» YOUR GOAL: Your response should contain each line of the data that includes "step".

» DATASET ENTRIES:
^^^^^^^^
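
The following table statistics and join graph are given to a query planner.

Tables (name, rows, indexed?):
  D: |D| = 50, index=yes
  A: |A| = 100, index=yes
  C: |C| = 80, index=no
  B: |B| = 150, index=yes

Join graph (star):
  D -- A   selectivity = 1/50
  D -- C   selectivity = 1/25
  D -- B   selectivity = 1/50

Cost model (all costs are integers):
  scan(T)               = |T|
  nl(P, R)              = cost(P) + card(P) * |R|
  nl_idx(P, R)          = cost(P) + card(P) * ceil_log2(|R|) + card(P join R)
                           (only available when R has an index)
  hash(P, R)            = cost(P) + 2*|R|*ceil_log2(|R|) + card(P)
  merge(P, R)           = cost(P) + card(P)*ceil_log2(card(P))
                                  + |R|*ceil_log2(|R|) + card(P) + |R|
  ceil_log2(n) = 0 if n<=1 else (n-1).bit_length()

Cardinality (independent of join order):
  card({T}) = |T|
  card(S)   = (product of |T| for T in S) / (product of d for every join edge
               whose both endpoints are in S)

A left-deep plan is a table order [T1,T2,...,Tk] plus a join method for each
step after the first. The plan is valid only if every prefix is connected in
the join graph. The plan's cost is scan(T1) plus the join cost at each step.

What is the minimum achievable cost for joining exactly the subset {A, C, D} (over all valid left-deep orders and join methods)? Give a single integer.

1720

Selinger DP over subsets of {A,C,D}:
  {D}: scan cost=50, card=50
  {A}: scan cost=100, card=100
  {C}: scan cost=80, card=80
  {AD}: card=100; try (A,nl_idx)→500, (D,hash)→800, (D,nl_idx)→800, (A,merge)→1200, (D,merge)→1250, (A,hash)→1500 …(+2); best=500 via (A,nl_idx)
  {CD}: card=160; try (D,nl_idx)→720, (D,hash)→760, (C,merge)→1040, (D,merge)→1070, (C,hash)→1220, (C,nl)→4050 …(+1); best=720 via (D,nl_idx)
  {ACD}: card=320; try (C,hash)→1720, (C,merge)→1940, (A,nl_idx)→2160, (A,hash)→2280, (A,merge)→2960, (C,nl)→8500 …(+1); best=1720 via (C,hash)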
^^^^^^^^
» WRITTEN SOLUTION:
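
step after the first. The plan is valid only if every prefix is connected in
the join graph. The plan's cost is scan(T1) plus the join cost at each step.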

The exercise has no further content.